> **Aim of the task**: Nothing beyond the line containing "Answer: -11219538325/4739068032 ≈ -2.3675" should be printed; print each line exactly from the first line of the listing below through it.

> **Supplied entries**:
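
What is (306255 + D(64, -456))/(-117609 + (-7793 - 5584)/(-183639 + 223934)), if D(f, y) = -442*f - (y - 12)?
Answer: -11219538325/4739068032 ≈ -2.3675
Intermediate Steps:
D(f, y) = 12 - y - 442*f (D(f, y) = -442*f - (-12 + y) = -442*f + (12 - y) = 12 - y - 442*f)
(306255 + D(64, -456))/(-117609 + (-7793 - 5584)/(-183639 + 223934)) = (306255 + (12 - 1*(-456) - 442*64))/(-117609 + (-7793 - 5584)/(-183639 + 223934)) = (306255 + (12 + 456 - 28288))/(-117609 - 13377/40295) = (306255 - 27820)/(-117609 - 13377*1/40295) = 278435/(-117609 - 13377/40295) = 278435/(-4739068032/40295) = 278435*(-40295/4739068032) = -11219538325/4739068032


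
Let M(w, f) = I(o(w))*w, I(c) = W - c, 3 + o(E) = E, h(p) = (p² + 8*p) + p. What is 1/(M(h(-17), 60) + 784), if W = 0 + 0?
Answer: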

> **Answer box**:
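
What is (306255 + D(64, -456))/(-117609 + (-7793 - 5584)/(-183639 + 223934)), if D(f, y) = -442*f - (y - 12)?
Answer: -11219538325/4739068032 ≈ -2.3675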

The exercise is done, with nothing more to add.